> ABOUT THIS EXERCISE
In the listing below, find the line containing "In the Nash equilibrium, what is Nadir's" and the line containing "IronWorks and FlexHub are". Repeat exactly those two lines and every line between them.

> RECORDS SUPPLIED
——

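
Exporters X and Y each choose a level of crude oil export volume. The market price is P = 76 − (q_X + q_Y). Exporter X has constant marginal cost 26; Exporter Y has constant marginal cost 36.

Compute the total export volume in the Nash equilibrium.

Exporter X's profit: π = q_X(76 − (q_X + q_Y)) − 26q_X.
∂π/∂q_X = 50 − 2q_X − q_Y = 0, so q_X = 25 − 0.5q_Y.
By the same steps for Y: q_Y = 20 − 0.5q_X.
Solving the two reaction functions simultaneously: (1 − (−0.5)(−0.5))q_X = 25 − 0.5·20, so 0.75q_X = 15 and q_X = 20.
Then q_Y = 20 − 0.5·20 = 10.
Total export volume: 20 + 10 = 30.

30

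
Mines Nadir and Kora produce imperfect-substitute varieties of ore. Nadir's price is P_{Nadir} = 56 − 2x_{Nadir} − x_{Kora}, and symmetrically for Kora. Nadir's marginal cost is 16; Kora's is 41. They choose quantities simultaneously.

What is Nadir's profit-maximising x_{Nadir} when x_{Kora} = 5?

8.75

Mine Nadir's profit: π = x_{Nadir}(56 − 2x_{Nadir} − x_{Kora}) − 16x_{Nadir}.
∂π/∂x_{Nadir} = 40 − 4x_{Nadir} − x_{Kora} = 0 ⇒ x_{Nadir} = 10 − 0.25x_{Kora}.
At x_{Kora} = 5: x_{Nadir} = 10 − 0.25·5 = 8.75.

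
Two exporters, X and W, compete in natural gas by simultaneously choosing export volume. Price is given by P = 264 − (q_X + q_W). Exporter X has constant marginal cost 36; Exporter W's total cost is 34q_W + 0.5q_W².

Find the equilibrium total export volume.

137.2

Exporter X's profit: π = q_X(264 − (q_X + q_W)) − 36q_X.
∂π/∂q_X = 228 − 2q_X − q_W = 0, so q_X = 114 − 0.5q_W.
For W: ∂π/∂q_W = 230 − 3q_W − q_X = 0 ⇒ q_W = 230/3 − (1/3)q_X.
Solving the two reaction functions simultaneously: (1 − (−0.5)(−1/3))q_X = 114 − 0.5·(230/3), so (5/6)q_X = 227/3 and q_X = 90.8.
Then q_W = 230/3 − (1/3)·90.8 = 46.4.
Total export volume: 90.8 + 46.4 = 137.2.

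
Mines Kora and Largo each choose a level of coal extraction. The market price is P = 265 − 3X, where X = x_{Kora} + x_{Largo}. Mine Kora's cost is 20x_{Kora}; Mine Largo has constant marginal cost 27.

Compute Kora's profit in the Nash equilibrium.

2352

Mine Kora's profit: π = x_{Kora}(265 − 3(x_{Kora} + x_{Largo})) − 20x_{Kora}.
∂π/∂x_{Kora} = 245 − 6x_{Kora} − 3x_{Largo} = 0, so x_{Kora} = 245/6 − 0.5x_{Largo}.
By the same steps for Largo: x_{Largo} = 119/3 − 0.5x_{Kora}.
Solving the two reaction functions simultaneously: (1 − (−0.5)(−0.5))x_{Kora} = 245/6 − 0.5·(119/3), so 0.75x_{Kora} = 21 and x_{Kora} = 28.
Then x_{Largo} = 119/3 − 0.5·28 = 77/3.
Price P = 265 − 3·(161/3) = 104.
Kora's profit: (104 − 20)·28 = 2352.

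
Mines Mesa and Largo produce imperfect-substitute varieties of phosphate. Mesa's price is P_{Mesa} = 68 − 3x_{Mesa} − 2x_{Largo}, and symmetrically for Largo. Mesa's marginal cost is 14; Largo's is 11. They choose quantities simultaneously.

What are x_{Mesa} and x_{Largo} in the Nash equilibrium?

Mine Mesa's profit: π = x_{Mesa}(68 − 3x_{Mesa} − 2x_{Largo}) − 14x_{Mesa}.
∂π/∂x_{Mesa} = 54 − 6x_{Mesa} − 2x_{Largo} = 0 ⇒ x_{Mesa} = 9 − (1/3)x_{Largo}.
Similarly x_{Largo} = 9.5 − (1/3)x_{Mesa}.
Solving the two reaction functions simultaneously: (1 − (−1/3)(−1/3))x_{Mesa} = 9 − (1/3)·9.5, so (8/9)x_{Mesa} = 35/6 and x_{Mesa} = 6.5625.
Then x_{Largo} = 9.5 − (1/3)·6.5625 = 7.3125.

6.5625, 7.3125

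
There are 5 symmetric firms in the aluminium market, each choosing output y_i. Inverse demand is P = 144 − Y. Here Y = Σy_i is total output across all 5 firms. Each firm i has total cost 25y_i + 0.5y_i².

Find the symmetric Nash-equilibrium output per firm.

17

A representative firm's profit is π_i = y_i(144 − Y) − 25y_i − 0.5y_i², with Y = y_i + Σ_{j≠i} y_j.
First-order condition: 119 − 3y_i − Σ_{j≠i} y_j = 0.
With identical firms, set every y_j = y: then 119 − 3y − 4y = 0, i.e. y = 119/7 = 17.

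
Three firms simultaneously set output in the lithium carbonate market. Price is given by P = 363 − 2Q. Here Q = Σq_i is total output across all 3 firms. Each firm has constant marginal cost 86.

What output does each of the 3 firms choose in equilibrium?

34.625

A representative firm's profit is π_i = q_i(363 − 2Q) − 86q_i, with Q = q_i + Σ_{j≠i} q_j.
First-order condition: 277 − 4q_i − 2Σ_{j≠i} q_j = 0.
In a symmetric equilibrium every firm chooses the same q, so Σ_{j≠i} q_j = 2q. The condition becomes 277 − 8q = 0, giving q = 277/8 = 34.625.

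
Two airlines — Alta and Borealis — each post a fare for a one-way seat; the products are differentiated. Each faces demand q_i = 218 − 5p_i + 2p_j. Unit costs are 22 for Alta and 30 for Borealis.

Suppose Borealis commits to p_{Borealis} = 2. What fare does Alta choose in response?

33.2

Alta's profit: π = (p_{Alta} − 22)(218 − 5p_{Alta} + 2p_{Borealis}).
∂π/∂p_{Alta} = 328 − 10p_{Alta} + 2p_{Borealis} = 0 ⇒ p_{Alta} = 32.8 + 0.2p_{Borealis}.
At p_{Borealis} = 2: p_{Alta} = 32.8 + 0.2·2 = 33.2.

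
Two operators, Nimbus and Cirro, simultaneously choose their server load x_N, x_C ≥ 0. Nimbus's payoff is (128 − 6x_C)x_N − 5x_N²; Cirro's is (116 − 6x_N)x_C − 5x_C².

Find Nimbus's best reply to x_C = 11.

Expanding Nimbus's payoff: 128x_N − 6x_Cx_N − 5x_N².
∂π/∂x_N = 128 − 6x_C − 10x_N = 0, so x_N = 12.8 − 0.6x_C.
At x_C = 11: x_N = 12.8 − 0.6·11 = 6.2.

6.2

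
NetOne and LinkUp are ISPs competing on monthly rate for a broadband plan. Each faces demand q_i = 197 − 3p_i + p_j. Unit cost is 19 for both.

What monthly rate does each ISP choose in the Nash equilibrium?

NetOne's profit: π = (p_{NetOne} − 19)(197 − 3p_{NetOne} + p_{LinkUp}).
∂π/∂p_{NetOne} = 254 − 6p_{NetOne} + p_{LinkUp} = 0 ⇒ p_{NetOne} = 127/3 + (1/6)p_{LinkUp}.
Setting p_{NetOne} = p_{LinkUp} in the reaction function: p_{NetOne} = 127/3 + (1/6)p_{NetOne}, so p_{NetOne} = (127/3) / (5/6) = 50.8.

50.8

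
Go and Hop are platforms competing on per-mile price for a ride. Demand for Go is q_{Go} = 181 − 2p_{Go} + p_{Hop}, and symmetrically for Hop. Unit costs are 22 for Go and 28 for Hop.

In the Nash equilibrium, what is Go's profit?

Go's profit: π = (p_{Go} − 22)(181 − 2p_{Go} + p_{Hop}).
∂π/∂p_{Go} = 225 − 4p_{Go} + p_{Hop} = 0 ⇒ p_{Go} = 56.25 + 0.25p_{Hop}.
Similarly p_{Hop} = 59.25 + 0.25p_{Go}.
Solving the two reaction functions simultaneously: (1 − (0.25)(0.25))p_{Go} = 56.25 + 0.25·59.25, so 0.9375p_{Go} = 71.0625 and p_{Go} = 75.8.
Then p_{Hop} = 59.25 + 0.25·75.8 = 78.2.
q_{Go} = 181 − 2·75.8 + 78.2 = 107.6.
Profit = (75.8 − 22)·107.6 = 5788.88.

5788.88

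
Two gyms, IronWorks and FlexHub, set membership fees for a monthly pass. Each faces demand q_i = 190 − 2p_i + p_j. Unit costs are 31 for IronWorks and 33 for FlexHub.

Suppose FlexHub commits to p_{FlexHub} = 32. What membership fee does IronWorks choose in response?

71

IronWorks's profit: π = (p_{IronWorks} − 31)(190 − 2p_{IronWorks} + p_{FlexHub}).
∂π/∂p_{IronWorks} = 252 − 4p_{IronWorks} + p_{FlexHub} = 0 ⇒ p_{IronWorks} = 63 + 0.25p_{FlexHub}.
At p_{FlexHub} = 32: p_{IronWorks} = 63 + 0.25·32 = 71.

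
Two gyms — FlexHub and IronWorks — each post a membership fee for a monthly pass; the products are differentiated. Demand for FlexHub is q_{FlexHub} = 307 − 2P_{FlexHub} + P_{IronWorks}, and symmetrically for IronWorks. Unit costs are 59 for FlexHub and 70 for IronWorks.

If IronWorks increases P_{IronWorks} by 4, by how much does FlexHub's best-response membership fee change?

FlexHub's profit: π = (P_{FlexHub} − 59)(307 − 2P_{FlexHub} + P_{IronWorks}).
∂π/∂P_{FlexHub} = 425 − 4P_{FlexHub} + P_{IronWorks} = 0 ⇒ P_{FlexHub} = 106.25 + 0.25P_{IronWorks}.
The reaction-function slope is 0.25, so a 4-unit rise in P_{IronWorks} moves P_{FlexHub} by 0.25 × 4 = 1. FlexHub's best response rises — the actions are strategic complements.

1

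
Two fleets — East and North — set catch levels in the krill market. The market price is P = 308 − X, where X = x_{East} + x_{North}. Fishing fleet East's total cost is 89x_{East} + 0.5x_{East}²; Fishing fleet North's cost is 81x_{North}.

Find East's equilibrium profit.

Fishing fleet East's profit: π = x_{East}(308 − (x_{East} + x_{North})) − 89x_{East} − 0.5x_{East}².
∂π/∂x_{East} = 219 − 3x_{East} − x_{North} = 0, so x_{East} = 73 − (1/3)x_{North}.
For North: ∂π/∂x_{North} = 227 − 2x_{North} − x_{East} = 0 ⇒ x_{North} = 113.5 − 0.5x_{East}.
Substituting the second reaction function into the first: x_{East} = 73 − (1/3)(113.5 − 0.5x_{East}), which gives (5/6)x_{East} = 211/6 ⇒ x_{East} = 42.2.
Then x_{North} = 113.5 − 0.5·42.2 = 92.4.
Price P = 308 − 134.6 = 173.4.
East's profit: (173.4 − 89)·42.2 − 0.5(42.2)² = 2671.26.

2671.26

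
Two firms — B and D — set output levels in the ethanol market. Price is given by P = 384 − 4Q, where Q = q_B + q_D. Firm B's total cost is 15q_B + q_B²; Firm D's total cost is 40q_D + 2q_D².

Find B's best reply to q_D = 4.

35.3

Firm B's profit: π = q_B(384 − 4(q_B + q_D)) − 15q_B − q_B².
∂π/∂q_B = 369 − 10q_B − 4q_D = 0, so q_B = 36.9 − 0.4q_D.
At q_D = 4: q_B = 36.9 − 0.4·4 = 35.3.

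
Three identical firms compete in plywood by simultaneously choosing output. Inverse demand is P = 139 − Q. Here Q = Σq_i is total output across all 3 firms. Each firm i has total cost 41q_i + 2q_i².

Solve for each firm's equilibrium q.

A representative firm's profit is π_i = q_i(139 − Q) − 41q_i − 2q_i², with Q = q_i + Σ_{j≠i} q_j.
First-order condition: 98 − 6q_i − Σ_{j≠i} q_j = 0.
In a symmetric equilibrium every firm chooses the same q, so Σ_{j≠i} q_j = 2q. The condition becomes 98 − 8q = 0, giving q = 98/8 = 12.25.

12.25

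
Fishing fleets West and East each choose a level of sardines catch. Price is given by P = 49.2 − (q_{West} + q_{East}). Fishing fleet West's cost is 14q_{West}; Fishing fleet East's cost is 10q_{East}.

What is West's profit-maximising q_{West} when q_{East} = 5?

Fishing fleet West's profit: π = q_{West}(49.2 − (q_{West} + q_{East})) − 14q_{West}.
∂π/∂q_{West} = 35.2 − 2q_{West} − q_{East} = 0, so q_{West} = 17.6 − 0.5q_{East}.
At q_{East} = 5: q_{West} = 17.6 − 0.5·5 = 15.1.

15.1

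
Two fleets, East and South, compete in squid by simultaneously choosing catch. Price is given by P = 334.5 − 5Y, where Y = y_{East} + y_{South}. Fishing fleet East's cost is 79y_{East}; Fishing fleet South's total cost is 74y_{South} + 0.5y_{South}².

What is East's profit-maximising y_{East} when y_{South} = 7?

Fishing fleet East's profit: π = y_{East}(334.5 − 5(y_{East} + y_{South})) − 79y_{East}.
∂π/∂y_{East} = 255.5 − 10y_{East} − 5y_{South} = 0, so y_{East} = 25.55 − 0.5y_{South}.
At y_{South} = 7: y_{East} = 25.55 − 0.5·7 = 22.05.

22.05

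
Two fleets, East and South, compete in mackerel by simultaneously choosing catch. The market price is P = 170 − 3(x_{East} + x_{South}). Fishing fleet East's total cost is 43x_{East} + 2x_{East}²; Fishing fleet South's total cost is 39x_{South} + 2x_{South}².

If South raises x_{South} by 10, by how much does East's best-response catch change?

Fishing fleet East's profit: π = x_{East}(170 − 3(x_{East} + x_{South})) − 43x_{East} − 2x_{East}².
∂π/∂x_{East} = 127 − 10x_{East} − 3x_{South} = 0, so x_{East} = 12.7 − 0.3x_{South}.
The reaction-function slope is −0.3, so a 10-unit rise in x_{South} moves x_{East} by −0.3 × 10 = −3. East's best response falls — the actions are strategic substitutes.

-3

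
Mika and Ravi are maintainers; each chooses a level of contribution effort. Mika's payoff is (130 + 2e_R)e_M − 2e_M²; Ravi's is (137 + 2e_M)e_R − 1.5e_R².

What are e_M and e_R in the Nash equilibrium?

Expanding Mika's payoff: 130e_M + 2e_Re_M − 2e_M².
∂π/∂e_M = 130 + 2e_R − 4e_M = 0, so e_M = 32.5 + 0.5e_R.
Likewise for Ravi: e_R = 137/3 + (2/3)e_M.
Solving the two reaction functions simultaneously: (1 − (0.5)(2/3))e_M = 32.5 + 0.5·(137/3), so (2/3)e_M = 166/3 and e_M = 83.
Then e_R = 137/3 + (2/3)·83 = 101.

83, 101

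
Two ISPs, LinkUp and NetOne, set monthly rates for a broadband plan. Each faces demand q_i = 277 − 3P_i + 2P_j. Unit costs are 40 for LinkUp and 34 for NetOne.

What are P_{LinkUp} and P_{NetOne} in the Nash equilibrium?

98.125, 95.875

LinkUp's profit: π = (P_{LinkUp} − 40)(277 − 3P_{LinkUp} + 2P_{NetOne}).
∂π/∂P_{LinkUp} = 397 − 6P_{LinkUp} + 2P_{NetOne} = 0 ⇒ P_{LinkUp} = 397/6 + (1/3)P_{NetOne}.
Similarly P_{NetOne} = 379/6 + (1/3)P_{LinkUp}.
Plugging P_{NetOne} into LinkUp's best response: P_{LinkUp} = 397/6 + (1/3)(379/6 + (1/3)P_{LinkUp}) ⇒ (8/9)P_{LinkUp} = 785/9, so P_{LinkUp} = 98.125.
Then P_{NetOne} = 379/6 + (1/3)·98.125 = 95.875.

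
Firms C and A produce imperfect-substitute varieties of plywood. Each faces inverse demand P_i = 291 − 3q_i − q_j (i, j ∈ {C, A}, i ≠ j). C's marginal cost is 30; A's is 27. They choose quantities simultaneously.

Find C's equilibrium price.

141.6

Firm C's profit: π = q_C(291 − 3q_C − q_A) − 30q_C.
∂π/∂q_C = 261 − 6q_C − q_A = 0 ⇒ q_C = 43.5 − (1/6)q_A.
Similarly q_A = 44 − (1/6)q_C.
Solving the two reaction functions simultaneously: (1 − (−1/6)(−1/6))q_C = 43.5 − (1/6)·44, so (35/36)q_C = 217/6 and q_C = 37.2.
Then q_A = 44 − (1/6)·37.2 = 37.8.
P_C = 291 − 3·37.2 − 37.8 = 141.6.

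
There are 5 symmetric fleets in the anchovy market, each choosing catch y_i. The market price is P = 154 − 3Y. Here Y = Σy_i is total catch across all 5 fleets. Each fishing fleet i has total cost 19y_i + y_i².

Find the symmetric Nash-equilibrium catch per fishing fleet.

6.75

A representative fishing fleet's profit is π_i = y_i(154 − 3Y) − 19y_i − y_i², with Y = y_i + Σ_{j≠i} y_j.
First-order condition: 135 − 8y_i − 3Σ_{j≠i} y_j = 0.
With identical fishing fleets, set every y_j = y: then 135 − 8y − 12y = 0, i.e. y = 135/20 = 6.75.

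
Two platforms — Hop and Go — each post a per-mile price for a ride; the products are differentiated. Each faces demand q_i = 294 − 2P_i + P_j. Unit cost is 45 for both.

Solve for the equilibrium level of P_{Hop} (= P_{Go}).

Hop's profit: π = (P_{Hop} − 45)(294 − 2P_{Hop} + P_{Go}).
∂π/∂P_{Hop} = 384 − 4P_{Hop} + P_{Go} = 0 ⇒ P_{Hop} = 96 + 0.25P_{Go}.
The game is symmetric, so in equilibrium P_{Go} = P_{Hop}: the reaction function gives 0.75P_{Hop} = 96, hence P_{Hop} = 128.

128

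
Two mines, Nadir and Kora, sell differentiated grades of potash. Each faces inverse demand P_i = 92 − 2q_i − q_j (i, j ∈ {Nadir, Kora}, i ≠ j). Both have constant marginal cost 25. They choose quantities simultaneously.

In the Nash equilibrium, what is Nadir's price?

Mine Nadir's profit: π = q_{Nadir}(92 − 2q_{Nadir} − q_{Kora}) − 25q_{Nadir}.
∂π/∂q_{Nadir} = 67 − 4q_{Nadir} − q_{Kora} = 0 ⇒ q_{Nadir} = 16.75 − 0.25q_{Kora}.
By symmetry q_{Kora} = q_{Nadir}; substituting into the reaction function, 1.25q_{Nadir} = 16.75 and q_{Nadir} = 13.4.
P_{Nadir} = 92 − 2·13.4 − 13.4 = 51.8.

51.8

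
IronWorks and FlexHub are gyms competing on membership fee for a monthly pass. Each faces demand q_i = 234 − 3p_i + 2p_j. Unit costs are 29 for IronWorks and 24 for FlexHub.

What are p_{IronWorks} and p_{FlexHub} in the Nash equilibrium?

IronWorks's profit: π = (p_{IronWorks} − 29)(234 − 3p_{IronWorks} + 2p_{FlexHub}).
∂π/∂p_{IronWorks} = 321 − 6p_{IronWorks} + 2p_{FlexHub} = 0 ⇒ p_{IronWorks} = 53.5 + (1/3)p_{FlexHub}.
Similarly p_{FlexHub} = 51 + (1/3)p_{IronWorks}.
Solving the two reaction functions simultaneously: (1 − (1/3)(1/3))p_{IronWorks} = 53.5 + (1/3)·51, so (8/9)p_{IronWorks} = 70.5 and p_{IronWorks} = 79.3125.
Then p_{FlexHub} = 51 + (1/3)·79.3125 = 77.4375.

79.3125, 77.4375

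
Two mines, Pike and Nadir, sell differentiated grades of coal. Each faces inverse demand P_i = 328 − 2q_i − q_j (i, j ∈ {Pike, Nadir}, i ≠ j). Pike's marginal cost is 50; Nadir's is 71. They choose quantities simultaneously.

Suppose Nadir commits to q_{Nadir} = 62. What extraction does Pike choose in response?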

——

> RESULT FOR THIS TASK
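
In the Nash equilibrium, what is Nadir's price?

Mine Nadir's profit: π = q_{Nadir}(92 − 2q_{Nadir} − q_{Kora}) − 25q_{Nadir}.
∂π/∂q_{Nadir} = 67 − 4q_{Nadir} − q_{Kora} = 0 ⇒ q_{Nadir} = 16.75 − 0.25q_{Kora}.
By symmetry q_{Kora} = q_{Nadir}; substituting into the reaction function, 1.25q_{Nadir} = 16.75 and q_{Nadir} = 13.4.
P_{Nadir} = 92 − 2·13.4 − 13.4 = 51.8.

51.8

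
IronWorks and FlexHub are gyms competing on membership fee for a monthly pass. Each faces demand q_i = 234 − 3p_i + 2p_j. Unit costs are 29 for IronWorks and 24 for FlexHub.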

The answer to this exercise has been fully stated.